Start of Block

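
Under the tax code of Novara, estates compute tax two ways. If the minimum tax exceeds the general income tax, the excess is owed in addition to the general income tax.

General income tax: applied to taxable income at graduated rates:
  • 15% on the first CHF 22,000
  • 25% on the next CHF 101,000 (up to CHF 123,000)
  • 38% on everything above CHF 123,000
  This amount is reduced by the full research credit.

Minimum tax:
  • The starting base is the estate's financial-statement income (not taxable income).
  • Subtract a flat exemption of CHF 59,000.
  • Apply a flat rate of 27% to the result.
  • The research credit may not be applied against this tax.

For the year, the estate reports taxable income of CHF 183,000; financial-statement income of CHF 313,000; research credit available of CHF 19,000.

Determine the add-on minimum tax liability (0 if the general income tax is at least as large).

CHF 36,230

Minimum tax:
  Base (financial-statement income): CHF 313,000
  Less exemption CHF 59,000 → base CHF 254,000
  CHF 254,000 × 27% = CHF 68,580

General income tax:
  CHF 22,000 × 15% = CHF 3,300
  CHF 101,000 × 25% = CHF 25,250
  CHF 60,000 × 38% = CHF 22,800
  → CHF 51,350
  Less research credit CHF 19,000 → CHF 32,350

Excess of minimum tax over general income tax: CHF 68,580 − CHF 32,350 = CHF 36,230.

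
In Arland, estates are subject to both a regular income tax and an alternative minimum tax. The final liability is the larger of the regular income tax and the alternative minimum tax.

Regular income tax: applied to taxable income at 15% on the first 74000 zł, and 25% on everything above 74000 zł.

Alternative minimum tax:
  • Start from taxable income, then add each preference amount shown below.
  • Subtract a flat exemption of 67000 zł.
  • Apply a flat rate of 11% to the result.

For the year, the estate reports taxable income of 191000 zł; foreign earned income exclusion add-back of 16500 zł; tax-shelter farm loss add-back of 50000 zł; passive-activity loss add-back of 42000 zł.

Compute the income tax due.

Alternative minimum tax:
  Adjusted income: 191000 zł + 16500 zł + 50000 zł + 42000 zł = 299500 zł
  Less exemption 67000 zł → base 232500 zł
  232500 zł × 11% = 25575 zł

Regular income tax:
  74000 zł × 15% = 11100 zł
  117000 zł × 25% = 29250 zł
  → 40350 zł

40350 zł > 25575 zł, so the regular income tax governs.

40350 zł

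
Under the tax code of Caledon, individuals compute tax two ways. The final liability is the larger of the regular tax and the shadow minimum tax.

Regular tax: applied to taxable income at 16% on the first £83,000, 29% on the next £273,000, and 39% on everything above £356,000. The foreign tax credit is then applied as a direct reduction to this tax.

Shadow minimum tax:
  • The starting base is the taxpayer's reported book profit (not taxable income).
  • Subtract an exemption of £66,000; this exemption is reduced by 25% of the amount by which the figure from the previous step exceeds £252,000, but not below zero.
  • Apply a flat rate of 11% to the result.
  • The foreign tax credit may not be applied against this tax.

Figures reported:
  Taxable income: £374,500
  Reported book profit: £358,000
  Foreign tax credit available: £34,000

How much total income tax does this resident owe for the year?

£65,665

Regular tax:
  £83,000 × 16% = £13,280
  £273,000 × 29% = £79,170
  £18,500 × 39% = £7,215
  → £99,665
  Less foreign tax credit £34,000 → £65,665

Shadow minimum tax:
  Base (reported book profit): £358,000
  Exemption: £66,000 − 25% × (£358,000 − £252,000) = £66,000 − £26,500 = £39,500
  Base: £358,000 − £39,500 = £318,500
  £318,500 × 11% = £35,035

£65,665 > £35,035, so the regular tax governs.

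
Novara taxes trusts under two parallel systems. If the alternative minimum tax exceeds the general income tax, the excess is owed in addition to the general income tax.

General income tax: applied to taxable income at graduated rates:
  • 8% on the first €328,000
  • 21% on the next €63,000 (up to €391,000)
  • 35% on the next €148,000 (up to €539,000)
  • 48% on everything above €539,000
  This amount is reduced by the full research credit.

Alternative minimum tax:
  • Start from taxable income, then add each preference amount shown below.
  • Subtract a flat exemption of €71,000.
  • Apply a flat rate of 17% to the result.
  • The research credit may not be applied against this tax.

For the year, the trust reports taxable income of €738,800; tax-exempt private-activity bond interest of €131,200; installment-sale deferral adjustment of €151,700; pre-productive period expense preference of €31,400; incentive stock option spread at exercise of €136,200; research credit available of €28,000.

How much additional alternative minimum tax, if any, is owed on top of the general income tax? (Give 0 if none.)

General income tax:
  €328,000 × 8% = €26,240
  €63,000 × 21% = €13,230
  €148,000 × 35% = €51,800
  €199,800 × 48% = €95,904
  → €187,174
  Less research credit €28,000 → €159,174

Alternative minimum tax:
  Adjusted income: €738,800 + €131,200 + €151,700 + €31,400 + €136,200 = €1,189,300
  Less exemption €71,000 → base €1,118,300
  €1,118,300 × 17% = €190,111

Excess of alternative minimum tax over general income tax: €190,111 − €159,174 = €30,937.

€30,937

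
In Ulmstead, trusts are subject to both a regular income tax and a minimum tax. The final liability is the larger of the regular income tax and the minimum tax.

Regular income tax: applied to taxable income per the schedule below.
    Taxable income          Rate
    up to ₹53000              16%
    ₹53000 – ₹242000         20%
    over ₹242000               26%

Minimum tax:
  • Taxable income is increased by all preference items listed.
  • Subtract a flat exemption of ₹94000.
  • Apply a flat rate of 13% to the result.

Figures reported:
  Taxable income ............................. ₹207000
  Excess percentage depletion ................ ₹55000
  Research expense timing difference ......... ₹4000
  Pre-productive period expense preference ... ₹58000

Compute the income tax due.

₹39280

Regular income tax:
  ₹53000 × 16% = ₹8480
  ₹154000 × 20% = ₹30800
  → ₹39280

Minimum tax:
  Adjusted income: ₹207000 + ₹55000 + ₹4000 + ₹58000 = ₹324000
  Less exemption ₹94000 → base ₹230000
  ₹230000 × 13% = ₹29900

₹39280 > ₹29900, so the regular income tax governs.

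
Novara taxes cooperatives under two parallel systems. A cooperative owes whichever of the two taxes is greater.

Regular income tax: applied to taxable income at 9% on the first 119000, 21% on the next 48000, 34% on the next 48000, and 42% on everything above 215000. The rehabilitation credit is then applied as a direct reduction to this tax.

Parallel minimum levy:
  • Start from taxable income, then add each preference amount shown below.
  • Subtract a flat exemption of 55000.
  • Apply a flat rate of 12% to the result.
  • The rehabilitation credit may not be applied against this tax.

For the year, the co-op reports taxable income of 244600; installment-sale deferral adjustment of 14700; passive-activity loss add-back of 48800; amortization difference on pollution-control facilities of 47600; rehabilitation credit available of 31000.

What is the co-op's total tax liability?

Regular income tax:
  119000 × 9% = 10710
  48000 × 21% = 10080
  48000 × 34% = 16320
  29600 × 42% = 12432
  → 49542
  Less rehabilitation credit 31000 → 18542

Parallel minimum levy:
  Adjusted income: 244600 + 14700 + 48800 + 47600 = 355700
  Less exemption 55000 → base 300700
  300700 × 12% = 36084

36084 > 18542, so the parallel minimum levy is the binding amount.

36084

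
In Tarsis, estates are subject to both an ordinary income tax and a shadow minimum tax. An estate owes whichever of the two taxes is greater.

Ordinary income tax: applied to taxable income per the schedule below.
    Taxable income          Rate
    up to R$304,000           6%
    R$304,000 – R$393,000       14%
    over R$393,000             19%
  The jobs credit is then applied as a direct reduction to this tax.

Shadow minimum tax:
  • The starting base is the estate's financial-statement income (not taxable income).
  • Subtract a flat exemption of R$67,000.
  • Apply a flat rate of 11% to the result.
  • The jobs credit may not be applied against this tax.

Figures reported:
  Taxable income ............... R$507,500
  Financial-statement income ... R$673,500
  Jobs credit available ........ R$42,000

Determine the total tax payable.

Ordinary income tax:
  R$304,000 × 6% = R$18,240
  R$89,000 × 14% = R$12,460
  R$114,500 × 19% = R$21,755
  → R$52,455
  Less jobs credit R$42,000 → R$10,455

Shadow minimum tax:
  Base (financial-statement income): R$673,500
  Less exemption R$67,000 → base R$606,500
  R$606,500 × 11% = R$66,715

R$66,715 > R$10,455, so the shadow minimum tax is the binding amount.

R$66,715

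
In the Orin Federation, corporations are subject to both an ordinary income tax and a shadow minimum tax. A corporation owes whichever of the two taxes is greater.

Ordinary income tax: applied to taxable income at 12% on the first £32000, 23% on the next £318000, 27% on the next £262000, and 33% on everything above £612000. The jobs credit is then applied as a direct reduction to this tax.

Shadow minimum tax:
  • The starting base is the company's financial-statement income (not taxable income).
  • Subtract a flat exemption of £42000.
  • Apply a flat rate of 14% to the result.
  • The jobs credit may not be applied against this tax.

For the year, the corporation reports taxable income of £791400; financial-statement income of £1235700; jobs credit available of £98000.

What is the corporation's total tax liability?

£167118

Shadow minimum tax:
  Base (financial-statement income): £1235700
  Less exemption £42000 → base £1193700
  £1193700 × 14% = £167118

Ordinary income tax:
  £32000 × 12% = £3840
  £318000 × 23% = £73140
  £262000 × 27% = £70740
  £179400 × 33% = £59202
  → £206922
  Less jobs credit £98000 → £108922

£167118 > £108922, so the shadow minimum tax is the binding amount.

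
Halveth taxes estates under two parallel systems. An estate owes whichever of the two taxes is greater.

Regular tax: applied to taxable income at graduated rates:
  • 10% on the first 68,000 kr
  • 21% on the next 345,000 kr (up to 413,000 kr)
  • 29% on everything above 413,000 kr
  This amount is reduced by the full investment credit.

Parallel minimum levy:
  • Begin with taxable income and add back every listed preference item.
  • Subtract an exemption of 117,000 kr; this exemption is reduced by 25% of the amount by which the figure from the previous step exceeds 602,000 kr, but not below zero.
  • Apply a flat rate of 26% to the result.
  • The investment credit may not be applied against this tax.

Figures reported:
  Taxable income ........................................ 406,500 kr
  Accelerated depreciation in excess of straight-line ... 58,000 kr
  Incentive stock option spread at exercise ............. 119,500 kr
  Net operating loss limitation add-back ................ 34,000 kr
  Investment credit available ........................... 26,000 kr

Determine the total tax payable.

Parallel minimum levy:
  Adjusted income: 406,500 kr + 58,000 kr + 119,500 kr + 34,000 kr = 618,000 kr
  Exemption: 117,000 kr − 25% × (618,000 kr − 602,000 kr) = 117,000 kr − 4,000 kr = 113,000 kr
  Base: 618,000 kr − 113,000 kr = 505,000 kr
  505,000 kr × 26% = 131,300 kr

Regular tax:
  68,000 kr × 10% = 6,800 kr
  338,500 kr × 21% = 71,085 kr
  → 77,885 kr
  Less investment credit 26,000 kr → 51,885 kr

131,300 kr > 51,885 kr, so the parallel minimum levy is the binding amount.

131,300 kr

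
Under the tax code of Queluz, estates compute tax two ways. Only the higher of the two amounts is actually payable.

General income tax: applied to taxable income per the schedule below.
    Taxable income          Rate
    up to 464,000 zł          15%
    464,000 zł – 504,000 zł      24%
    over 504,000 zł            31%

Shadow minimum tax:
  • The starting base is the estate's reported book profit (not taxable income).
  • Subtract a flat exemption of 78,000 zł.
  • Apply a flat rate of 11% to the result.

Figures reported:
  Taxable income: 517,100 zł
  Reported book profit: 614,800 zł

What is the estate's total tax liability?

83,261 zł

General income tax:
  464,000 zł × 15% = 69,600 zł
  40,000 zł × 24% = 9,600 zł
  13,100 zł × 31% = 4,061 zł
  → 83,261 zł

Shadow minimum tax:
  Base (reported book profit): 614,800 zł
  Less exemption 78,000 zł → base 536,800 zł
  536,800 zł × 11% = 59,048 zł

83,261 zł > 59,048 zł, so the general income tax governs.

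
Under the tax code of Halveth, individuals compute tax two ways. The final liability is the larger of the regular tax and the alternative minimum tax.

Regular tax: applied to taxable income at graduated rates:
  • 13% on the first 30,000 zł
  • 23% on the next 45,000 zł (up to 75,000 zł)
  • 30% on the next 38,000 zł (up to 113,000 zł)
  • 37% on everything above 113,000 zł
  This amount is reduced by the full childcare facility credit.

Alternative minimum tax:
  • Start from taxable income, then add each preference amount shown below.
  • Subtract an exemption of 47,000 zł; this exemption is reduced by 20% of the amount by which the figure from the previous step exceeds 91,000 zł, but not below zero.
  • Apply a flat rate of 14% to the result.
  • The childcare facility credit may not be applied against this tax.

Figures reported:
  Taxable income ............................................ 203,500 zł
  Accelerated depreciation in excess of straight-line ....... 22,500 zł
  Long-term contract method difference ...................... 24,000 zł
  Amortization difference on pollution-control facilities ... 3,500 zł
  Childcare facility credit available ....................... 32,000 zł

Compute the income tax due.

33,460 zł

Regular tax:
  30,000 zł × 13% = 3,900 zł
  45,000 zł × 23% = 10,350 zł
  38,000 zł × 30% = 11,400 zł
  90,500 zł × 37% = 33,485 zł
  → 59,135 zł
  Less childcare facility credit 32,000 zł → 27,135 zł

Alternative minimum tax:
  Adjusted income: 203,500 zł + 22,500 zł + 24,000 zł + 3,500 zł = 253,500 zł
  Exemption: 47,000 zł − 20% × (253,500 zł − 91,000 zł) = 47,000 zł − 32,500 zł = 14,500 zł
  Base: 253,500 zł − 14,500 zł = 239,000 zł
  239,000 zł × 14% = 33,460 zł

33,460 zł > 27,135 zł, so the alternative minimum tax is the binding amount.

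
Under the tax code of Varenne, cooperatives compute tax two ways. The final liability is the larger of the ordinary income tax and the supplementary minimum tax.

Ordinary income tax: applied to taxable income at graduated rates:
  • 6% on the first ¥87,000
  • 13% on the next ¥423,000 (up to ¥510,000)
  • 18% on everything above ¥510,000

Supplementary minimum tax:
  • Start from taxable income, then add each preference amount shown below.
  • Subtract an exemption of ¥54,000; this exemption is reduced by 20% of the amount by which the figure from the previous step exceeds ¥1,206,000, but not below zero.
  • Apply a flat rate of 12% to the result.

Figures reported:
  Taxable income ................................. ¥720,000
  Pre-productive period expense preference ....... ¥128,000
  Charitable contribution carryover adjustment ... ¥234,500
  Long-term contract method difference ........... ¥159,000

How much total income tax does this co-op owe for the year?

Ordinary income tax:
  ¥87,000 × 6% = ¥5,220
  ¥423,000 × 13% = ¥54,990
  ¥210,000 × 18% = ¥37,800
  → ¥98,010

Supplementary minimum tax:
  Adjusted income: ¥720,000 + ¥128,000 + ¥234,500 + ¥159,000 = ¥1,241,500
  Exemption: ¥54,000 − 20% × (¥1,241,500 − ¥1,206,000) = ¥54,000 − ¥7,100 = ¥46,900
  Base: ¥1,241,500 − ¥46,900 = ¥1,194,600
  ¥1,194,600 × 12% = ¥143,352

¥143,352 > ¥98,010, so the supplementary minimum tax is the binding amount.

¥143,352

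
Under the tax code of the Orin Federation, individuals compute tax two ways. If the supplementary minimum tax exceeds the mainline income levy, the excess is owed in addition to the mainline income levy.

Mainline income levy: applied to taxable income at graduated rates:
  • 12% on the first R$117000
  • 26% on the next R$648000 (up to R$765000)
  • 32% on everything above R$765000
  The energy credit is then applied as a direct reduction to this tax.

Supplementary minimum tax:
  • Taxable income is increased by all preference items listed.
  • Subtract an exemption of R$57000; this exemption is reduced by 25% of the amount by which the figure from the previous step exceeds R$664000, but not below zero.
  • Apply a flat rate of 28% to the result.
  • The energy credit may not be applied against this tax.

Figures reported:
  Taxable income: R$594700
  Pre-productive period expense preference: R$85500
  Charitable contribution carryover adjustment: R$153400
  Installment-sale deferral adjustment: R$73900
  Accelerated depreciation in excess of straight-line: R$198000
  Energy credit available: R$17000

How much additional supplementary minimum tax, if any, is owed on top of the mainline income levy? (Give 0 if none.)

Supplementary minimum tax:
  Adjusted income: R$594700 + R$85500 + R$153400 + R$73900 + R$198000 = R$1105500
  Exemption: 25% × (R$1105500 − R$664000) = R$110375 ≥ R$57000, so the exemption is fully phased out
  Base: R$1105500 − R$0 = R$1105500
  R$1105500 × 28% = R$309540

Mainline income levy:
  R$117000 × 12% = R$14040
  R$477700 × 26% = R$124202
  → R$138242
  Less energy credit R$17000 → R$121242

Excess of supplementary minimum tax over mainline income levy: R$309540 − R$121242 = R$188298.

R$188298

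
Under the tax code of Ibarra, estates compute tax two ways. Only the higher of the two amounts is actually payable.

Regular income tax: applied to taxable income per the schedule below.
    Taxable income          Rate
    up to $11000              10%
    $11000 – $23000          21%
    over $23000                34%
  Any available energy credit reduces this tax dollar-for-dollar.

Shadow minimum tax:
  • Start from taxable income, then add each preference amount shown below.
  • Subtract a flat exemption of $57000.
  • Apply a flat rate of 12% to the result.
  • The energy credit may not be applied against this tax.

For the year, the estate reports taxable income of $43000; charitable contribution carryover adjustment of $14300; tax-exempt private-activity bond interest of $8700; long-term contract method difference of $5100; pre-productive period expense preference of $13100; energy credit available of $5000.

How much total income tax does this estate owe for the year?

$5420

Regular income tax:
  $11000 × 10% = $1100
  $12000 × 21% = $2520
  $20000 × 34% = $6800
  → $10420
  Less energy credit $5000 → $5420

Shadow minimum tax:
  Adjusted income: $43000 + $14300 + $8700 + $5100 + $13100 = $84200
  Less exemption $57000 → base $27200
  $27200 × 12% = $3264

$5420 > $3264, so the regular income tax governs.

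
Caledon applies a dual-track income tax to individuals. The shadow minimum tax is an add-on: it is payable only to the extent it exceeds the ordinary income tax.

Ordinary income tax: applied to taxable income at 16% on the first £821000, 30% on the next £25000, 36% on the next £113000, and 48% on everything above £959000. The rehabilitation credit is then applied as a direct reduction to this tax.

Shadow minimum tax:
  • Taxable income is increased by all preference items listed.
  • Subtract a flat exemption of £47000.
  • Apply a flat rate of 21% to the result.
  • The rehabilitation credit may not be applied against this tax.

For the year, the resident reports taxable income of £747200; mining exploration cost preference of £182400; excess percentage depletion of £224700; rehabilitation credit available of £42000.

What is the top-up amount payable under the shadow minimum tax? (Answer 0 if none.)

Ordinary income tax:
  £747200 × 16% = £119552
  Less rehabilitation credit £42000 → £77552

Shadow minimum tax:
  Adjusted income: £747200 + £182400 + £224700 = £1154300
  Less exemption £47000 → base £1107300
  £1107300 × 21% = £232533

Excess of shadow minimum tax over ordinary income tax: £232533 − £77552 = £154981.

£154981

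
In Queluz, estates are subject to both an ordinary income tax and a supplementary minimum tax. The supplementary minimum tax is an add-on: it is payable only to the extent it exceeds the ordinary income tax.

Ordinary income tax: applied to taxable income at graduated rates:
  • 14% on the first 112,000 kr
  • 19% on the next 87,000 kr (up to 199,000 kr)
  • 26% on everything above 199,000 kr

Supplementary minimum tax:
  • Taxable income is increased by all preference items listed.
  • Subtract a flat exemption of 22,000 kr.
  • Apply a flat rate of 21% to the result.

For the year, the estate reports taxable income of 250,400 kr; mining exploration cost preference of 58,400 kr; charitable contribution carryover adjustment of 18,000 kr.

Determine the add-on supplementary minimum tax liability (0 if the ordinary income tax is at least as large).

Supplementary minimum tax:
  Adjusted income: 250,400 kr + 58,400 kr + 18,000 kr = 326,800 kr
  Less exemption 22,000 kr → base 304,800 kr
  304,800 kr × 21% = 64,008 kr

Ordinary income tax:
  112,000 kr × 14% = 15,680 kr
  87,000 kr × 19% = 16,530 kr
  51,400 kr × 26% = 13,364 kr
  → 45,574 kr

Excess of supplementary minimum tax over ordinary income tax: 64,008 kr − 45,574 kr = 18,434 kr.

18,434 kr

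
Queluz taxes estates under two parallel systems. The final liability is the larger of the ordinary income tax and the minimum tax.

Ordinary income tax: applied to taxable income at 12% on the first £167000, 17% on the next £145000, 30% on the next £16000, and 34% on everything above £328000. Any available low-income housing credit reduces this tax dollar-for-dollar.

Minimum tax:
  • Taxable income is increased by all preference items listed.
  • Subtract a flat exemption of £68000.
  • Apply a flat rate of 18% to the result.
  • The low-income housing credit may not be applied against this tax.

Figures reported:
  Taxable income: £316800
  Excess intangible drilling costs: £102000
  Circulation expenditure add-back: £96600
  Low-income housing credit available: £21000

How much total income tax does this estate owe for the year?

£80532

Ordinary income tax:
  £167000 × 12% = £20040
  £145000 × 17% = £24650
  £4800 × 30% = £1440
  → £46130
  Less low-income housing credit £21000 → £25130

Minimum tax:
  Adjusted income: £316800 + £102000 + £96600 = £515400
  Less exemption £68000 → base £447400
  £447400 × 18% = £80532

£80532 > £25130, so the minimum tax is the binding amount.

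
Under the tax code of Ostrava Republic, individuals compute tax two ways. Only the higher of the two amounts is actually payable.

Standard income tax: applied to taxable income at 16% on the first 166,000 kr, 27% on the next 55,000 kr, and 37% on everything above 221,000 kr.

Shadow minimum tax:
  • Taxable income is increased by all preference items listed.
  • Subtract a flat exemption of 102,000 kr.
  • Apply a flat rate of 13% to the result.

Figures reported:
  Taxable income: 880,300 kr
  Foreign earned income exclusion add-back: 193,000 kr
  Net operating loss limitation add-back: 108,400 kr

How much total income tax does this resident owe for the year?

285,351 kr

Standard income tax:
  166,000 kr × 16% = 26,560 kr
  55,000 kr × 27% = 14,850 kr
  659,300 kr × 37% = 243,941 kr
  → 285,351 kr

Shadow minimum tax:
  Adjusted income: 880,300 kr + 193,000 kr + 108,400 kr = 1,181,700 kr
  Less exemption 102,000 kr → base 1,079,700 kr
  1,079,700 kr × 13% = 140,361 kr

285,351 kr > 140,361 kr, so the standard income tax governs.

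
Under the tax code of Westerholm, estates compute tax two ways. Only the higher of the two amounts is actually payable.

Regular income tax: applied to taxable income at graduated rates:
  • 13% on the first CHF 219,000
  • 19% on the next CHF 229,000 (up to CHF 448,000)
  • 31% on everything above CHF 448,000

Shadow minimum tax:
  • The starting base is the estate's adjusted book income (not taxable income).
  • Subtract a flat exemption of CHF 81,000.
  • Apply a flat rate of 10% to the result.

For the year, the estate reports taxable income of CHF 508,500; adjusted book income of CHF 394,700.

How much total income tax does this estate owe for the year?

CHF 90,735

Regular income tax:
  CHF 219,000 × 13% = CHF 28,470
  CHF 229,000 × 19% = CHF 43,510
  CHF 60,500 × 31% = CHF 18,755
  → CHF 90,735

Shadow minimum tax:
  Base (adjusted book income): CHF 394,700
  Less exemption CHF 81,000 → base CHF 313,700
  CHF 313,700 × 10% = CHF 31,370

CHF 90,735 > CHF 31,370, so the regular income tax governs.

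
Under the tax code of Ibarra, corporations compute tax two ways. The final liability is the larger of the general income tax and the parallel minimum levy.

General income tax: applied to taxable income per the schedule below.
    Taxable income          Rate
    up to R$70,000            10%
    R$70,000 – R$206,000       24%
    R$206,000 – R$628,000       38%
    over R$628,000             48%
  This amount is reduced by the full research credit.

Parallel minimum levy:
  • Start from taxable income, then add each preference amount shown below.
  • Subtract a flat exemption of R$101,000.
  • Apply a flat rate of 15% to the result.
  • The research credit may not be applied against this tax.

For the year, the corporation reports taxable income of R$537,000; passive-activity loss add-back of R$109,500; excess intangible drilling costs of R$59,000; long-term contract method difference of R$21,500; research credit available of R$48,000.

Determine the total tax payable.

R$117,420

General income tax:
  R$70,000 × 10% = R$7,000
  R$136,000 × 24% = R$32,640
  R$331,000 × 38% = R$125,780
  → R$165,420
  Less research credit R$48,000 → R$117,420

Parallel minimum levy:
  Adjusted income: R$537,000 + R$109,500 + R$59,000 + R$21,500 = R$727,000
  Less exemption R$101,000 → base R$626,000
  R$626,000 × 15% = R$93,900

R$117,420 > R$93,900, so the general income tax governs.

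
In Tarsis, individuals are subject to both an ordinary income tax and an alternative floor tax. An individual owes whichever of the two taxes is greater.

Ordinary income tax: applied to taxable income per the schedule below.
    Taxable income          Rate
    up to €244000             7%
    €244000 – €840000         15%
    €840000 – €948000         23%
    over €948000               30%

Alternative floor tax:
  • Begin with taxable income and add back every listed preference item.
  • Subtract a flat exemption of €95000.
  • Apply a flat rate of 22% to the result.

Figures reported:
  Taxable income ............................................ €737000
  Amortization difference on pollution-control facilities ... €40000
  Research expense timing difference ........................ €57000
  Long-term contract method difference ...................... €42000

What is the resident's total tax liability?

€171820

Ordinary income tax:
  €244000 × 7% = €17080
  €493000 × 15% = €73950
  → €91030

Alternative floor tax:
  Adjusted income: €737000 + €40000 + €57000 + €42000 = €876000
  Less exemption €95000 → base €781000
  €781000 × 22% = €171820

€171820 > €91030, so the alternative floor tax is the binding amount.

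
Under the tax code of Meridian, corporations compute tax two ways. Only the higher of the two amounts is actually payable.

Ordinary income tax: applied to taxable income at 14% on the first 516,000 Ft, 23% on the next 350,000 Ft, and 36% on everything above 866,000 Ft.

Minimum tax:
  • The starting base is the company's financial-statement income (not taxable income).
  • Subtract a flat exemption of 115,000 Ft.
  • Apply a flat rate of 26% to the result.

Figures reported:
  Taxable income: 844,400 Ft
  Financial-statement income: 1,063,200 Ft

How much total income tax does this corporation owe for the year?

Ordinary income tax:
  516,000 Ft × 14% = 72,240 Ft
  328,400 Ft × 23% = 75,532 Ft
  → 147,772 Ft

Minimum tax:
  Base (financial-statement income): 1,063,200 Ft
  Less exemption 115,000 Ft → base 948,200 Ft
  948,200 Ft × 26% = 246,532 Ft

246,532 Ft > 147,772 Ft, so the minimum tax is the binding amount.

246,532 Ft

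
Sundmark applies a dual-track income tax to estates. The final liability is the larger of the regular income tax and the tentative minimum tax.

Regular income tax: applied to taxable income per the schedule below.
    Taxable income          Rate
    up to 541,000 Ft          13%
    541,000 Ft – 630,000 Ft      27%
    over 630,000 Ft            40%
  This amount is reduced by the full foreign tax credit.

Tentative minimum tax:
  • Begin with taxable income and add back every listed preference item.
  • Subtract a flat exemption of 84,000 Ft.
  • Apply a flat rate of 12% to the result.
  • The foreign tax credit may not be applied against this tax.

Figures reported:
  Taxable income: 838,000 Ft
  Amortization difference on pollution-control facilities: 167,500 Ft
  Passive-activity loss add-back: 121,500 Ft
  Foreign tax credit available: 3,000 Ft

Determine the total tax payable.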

End of Block

- WHAT TO DO: Among the lines above, which ones include the word "extent"? Copy them.

- EXERCISE ANSWER:
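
Caledon applies a dual-track income tax to individuals. The shadow minimum tax is an add-on: it is payable only to the extent it exceeds the ordinary income tax.
In Queluz, estates are subject to both an ordinary income tax and a supplementary minimum tax. The supplementary minimum tax is an add-on: it is payable only to the extent it exceeds the ordinary income tax.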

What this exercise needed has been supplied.